Problem to work on: Copy, exactly and without additions, every line in the records below from the one holding "t10 = (4, 7, 2, C82, T27, 47)" through the one holding "t13 = (322, 7, 73, 9, 501)", both ends included.

[[ Material for this exercise open ]]

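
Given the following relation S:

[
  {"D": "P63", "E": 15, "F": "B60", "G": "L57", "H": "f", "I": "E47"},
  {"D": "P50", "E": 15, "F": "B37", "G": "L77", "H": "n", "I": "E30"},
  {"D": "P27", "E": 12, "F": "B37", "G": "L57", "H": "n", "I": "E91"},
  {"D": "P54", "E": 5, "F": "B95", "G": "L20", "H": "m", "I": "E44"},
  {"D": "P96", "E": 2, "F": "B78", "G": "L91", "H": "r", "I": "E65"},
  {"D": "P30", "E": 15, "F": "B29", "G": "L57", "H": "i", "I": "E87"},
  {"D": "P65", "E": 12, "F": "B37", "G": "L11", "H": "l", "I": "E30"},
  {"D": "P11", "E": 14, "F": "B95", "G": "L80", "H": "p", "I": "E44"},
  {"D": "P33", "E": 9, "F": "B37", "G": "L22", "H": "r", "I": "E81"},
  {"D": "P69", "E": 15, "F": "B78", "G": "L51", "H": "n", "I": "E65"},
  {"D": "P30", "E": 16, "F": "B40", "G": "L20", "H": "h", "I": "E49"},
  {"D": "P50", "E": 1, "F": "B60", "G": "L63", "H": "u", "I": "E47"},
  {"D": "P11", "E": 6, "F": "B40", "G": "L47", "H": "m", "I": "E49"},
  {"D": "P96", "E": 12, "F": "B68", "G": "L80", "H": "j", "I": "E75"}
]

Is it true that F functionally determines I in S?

F=B60: 2 rows → I = E47, E47 ✓
F=B37: 4 rows → I takes values {E30, E91, E81} — violation
F=B95: 2 rows → I = E44, E44 ✓
F=B78: 2 rows → I = E65, E65 ✓
F=B29: 1 row → I = E87 ✓
F=B40: 2 rows → I = E49, E49 ✓
F=B68: 1 row → I = E75 ✓
Two rows agree on F but differ on I, so F → I does not hold.

No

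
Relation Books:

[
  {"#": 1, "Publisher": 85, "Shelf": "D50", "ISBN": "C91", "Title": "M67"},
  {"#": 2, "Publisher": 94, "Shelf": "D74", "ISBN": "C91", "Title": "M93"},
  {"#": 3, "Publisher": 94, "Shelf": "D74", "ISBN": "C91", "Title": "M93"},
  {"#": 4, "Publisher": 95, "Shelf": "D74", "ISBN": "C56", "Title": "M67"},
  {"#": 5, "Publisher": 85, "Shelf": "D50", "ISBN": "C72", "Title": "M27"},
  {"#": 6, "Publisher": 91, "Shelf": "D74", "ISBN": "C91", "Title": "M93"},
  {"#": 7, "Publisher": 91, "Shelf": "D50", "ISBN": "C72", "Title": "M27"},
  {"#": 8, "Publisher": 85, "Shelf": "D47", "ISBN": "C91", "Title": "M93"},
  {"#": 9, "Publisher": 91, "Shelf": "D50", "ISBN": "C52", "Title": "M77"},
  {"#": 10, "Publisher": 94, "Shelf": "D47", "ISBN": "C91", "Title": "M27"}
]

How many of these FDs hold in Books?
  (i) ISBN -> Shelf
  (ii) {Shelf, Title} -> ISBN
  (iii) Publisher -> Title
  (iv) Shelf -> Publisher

(i) ISBN -> Shelf: ISBN=C91: rows 1, 2, 3, 6, 8, 10 → Shelf takes values {D50, D74, D47} — violation — fails.
(ii) {Shelf, Title} -> ISBN: every LHS value maps to a single RHS value — holds.
(iii) Publisher -> Title: Publisher=85: rows 1, 5, 8 → Title takes values {M67, M27, M93} — violation; Publisher=94: rows 2, 3, 10 → Title takes values {M93, M27} — violation; Publisher=91: rows 6, 7, 9 → Title takes values {M93, M27, M77} — violation — fails.
(iv) Shelf -> Publisher: Shelf=D50: rows 1, 5, 7, 9 → Publisher takes values {85, 91} — violation; Shelf=D74: rows 2, 3, 4, 6 → Publisher takes values {94, 95, 91} — violation; Shelf=D47: rows 8, 10 → Publisher takes values {85, 94} — violation — fails.
1 of the 4 dependencies holds.

1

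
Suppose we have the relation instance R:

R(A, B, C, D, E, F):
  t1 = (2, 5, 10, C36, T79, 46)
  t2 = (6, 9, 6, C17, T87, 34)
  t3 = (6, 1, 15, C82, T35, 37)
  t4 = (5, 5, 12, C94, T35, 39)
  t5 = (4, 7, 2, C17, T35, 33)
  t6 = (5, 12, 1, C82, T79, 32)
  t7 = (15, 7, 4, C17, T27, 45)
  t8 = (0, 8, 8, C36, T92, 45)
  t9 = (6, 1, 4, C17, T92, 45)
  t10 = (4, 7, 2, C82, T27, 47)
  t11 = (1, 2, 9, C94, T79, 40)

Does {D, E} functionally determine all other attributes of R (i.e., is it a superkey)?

All 11 rows have distinct {D, E} values, so {D, E} → (all attributes) holds and {D, E} is a superkey.

Yes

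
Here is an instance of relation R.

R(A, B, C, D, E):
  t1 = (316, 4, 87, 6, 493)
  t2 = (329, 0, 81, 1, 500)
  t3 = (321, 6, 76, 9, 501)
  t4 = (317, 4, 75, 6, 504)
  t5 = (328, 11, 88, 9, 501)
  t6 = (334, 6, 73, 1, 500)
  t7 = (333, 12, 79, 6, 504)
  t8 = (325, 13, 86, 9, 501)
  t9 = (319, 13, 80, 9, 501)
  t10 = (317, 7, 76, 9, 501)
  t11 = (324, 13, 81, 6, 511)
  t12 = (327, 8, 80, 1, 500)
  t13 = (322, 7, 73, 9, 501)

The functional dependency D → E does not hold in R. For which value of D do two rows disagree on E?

D=6: rows 1, 4, 7, 11 → E takes values {493, 504, 511} — violation
D=1: rows 2, 6, 12 → E = 500, 500, 500 ✓
D=9: rows 3, 5, 8, 9, 10, 13 → E = 501, 501, 501, 501, 501, 501 ✓
The only D value with inconsistent E is D=6.

6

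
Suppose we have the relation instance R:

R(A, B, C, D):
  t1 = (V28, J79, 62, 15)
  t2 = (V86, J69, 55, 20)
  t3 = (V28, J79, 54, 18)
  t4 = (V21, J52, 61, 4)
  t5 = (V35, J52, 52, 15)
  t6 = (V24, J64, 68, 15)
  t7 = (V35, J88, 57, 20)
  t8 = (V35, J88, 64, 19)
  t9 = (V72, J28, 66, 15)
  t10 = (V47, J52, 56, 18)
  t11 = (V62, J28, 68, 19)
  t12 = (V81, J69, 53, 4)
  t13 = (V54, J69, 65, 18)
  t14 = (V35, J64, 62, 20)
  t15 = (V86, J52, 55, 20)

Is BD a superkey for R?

All 15 rows have distinct BD values, so BD → (all attributes) holds and BD is a superkey.

Yes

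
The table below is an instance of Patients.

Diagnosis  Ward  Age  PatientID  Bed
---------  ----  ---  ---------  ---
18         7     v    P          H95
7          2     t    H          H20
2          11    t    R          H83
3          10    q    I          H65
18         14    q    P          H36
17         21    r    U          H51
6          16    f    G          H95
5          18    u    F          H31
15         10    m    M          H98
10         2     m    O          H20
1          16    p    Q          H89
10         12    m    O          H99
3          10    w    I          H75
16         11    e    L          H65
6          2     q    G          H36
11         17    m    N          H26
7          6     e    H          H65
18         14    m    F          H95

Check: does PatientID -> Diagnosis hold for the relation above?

No

PatientID=P: 2 rows → Diagnosis = 18, 18 ✓
PatientID=H: 2 rows → Diagnosis = 7, 7 ✓
PatientID=R: 1 row → Diagnosis = 2 ✓
PatientID=I: 2 rows → Diagnosis = 3, 3 ✓
PatientID=U: 1 row → Diagnosis = 17 ✓
PatientID=G: 2 rows → Diagnosis = 6, 6 ✓
PatientID=F: 2 rows → Diagnosis takes values {5, 18} — violation
PatientID=M: 1 row → Diagnosis = 15 ✓
PatientID=O: 2 rows → Diagnosis = 10, 10 ✓
PatientID=Q: 1 row → Diagnosis = 1 ✓
PatientID=L: 1 row → Diagnosis = 16 ✓
PatientID=N: 1 row → Diagnosis = 11 ✓
Two rows agree on PatientID but differ on Diagnosis, so PatientID -> Diagnosis does not hold.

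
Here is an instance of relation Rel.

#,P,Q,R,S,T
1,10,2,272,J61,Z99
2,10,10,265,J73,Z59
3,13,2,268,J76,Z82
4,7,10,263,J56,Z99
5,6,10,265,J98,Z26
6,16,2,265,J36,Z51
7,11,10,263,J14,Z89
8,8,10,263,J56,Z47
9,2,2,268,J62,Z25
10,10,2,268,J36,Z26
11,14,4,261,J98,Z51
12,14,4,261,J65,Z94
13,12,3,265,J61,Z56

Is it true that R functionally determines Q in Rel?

R=272: row 1 → Q = 2 ✓
R=265: rows 2, 5, 6, 13 → Q takes values {10, 2, 3} — violation
R=268: rows 3, 9, 10 → Q = 2, 2, 2 ✓
R=263: rows 4, 7, 8 → Q = 10, 10, 10 ✓
R=261: rows 11, 12 → Q = 4, 4 ✓
Two rows agree on R but differ on Q, so R → Q does not hold.

No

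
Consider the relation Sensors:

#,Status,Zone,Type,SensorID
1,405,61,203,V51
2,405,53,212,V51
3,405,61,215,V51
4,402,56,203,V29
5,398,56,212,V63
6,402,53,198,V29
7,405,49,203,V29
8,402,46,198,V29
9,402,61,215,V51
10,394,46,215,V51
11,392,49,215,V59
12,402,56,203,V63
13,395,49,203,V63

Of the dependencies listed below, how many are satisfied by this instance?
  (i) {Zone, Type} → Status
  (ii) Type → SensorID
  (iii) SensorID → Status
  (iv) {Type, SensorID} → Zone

(i) {Zone, Type} → Status: (Zone=61, Type=215): rows 3, 9 → Status takes values {405, 402} — violation; (Zone=49, Type=203): rows 7, 13 → Status takes values {405, 395} — violation — fails.
(ii) Type → SensorID: Type=203: rows 1, 4, 7, 12, 13 → SensorID takes values {V51, V29, V63} — violation; Type=212: rows 2, 5 → SensorID takes values {V51, V63} — violation; Type=215: rows 3, 9, 10, 11 → SensorID takes values {V51, V59} — violation — fails.
(iii) SensorID → Status: SensorID=V51: rows 1, 2, 3, 9, 10 → Status takes values {405, 402, 394} — violation; SensorID=V29: rows 4, 6, 7, 8 → Status takes values {402, 405} — violation; SensorID=V63: rows 5, 12, 13 → Status takes values {398, 402, 395} — violation — fails.
(iv) {Type, SensorID} → Zone: (Type=215, SensorID=V51): rows 3, 9, 10 → Zone takes values {61, 46} — violation; (Type=203, SensorID=V29): rows 4, 7 → Zone takes values {56, 49} — violation; (Type=198, SensorID=V29): rows 6, 8 → Zone takes values {53, 46} — violation; (Type=203, SensorID=V63): rows 12, 13 → Zone takes values {56, 49} — violation — fails.
None of the 4 dependencies hold.

0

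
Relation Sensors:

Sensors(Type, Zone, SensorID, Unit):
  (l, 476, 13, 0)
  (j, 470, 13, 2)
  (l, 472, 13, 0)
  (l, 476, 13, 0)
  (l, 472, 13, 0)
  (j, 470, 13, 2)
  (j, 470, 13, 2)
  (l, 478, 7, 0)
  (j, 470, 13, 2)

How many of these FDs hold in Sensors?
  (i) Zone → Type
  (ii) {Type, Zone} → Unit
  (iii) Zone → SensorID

(i) Zone → Type: every LHS value maps to a single RHS value — holds.
(ii) {Type, Zone} → Unit: every LHS value maps to a single RHS value — holds.
(iii) Zone → SensorID: every LHS value maps to a single RHS value — holds.
3 of the 3 dependencies hold.

3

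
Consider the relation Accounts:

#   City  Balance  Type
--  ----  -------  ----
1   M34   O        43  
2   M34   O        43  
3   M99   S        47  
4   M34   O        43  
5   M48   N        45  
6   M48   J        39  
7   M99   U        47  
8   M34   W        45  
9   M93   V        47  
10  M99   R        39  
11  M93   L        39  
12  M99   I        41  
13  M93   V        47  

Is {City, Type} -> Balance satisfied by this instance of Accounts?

(City=M34, Type=43): rows 1, 2, 4 → Balance = O, O, O ✓
(City=M99, Type=47): rows 3, 7 → Balance takes values {S, U} — violation
(City=M48, Type=45): row 5 → Balance = N ✓
(City=M48, Type=39): row 6 → Balance = J ✓
(City=M34, Type=45): row 8 → Balance = W ✓
(City=M93, Type=47): rows 9, 13 → Balance = V, V ✓
(City=M99, Type=39): row 10 → Balance = R ✓
(City=M93, Type=39): row 11 → Balance = L ✓
(City=M99, Type=41): row 12 → Balance = I ✓
Two rows agree on {City, Type} but differ on Balance, so {City, Type} -> Balance does not hold.

No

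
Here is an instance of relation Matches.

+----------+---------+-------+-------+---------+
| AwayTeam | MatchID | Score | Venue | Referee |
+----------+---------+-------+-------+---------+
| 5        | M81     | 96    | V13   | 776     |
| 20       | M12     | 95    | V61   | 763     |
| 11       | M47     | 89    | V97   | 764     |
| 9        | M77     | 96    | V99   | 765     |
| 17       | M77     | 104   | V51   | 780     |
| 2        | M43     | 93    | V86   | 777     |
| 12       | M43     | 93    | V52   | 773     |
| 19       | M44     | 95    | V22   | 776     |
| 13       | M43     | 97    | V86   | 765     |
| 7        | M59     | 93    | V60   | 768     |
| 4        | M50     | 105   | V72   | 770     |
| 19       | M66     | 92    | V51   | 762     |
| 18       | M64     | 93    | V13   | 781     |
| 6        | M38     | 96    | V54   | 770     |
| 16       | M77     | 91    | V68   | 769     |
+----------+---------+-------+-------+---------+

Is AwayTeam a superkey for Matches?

Two distinct rows share AwayTeam=19, so AwayTeam does not determine every attribute — not a superkey.

No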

[[ Material for this exercise closed ]]

Solution:
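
  t10 = (4, 7, 2, C82, T27, 47)
  t11 = (1, 2, 9, C94, T79, 40)

Does {D, E} functionally determine all other attributes of R (i.e., is it a superkey)?

All 11 rows have distinct {D, E} values, so {D, E} → (all attributes) holds and {D, E} is a superkey.

Yes

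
Here is an instance of relation R.

R(A, B, C, D, E):
  t1 = (316, 4, 87, 6, 493)
  t2 = (329, 0, 81, 1, 500)
  t3 = (321, 6, 76, 9, 501)
  t4 = (317, 4, 75, 6, 504)
  t5 = (328, 11, 88, 9, 501)
  t6 = (334, 6, 73, 1, 500)
  t7 = (333, 12, 79, 6, 504)
  t8 = (325, 13, 86, 9, 501)
  t9 = (319, 13, 80, 9, 501)
  t10 = (317, 7, 76, 9, 501)
  t11 = (324, 13, 81, 6, 511)
  t12 = (327, 8, 80, 1, 500)
  t13 = (322, 7, 73, 9, 501)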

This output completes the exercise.